### Exercise:
In the data below, find each line that contains the word "white" and copy it.

-- Task material follows --

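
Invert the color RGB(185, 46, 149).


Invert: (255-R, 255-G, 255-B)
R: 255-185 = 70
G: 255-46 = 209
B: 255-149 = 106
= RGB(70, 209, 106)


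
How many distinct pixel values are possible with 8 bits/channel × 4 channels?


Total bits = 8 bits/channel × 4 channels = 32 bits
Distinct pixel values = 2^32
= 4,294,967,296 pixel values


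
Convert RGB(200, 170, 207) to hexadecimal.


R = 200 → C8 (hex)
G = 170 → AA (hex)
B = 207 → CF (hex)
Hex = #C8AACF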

-- Task material concluded --
-- Task material follows --

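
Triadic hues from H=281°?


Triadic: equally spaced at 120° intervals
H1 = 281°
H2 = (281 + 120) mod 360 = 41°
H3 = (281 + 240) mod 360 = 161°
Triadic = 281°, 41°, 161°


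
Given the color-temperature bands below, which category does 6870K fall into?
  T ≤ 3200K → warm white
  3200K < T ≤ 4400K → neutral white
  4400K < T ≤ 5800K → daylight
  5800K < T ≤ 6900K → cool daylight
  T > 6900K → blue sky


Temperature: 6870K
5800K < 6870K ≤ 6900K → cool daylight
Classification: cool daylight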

-- Task material concluded --

### Output below:
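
  T ≤ 3200K → warm white
  3200K < T ≤ 4400K → neutral white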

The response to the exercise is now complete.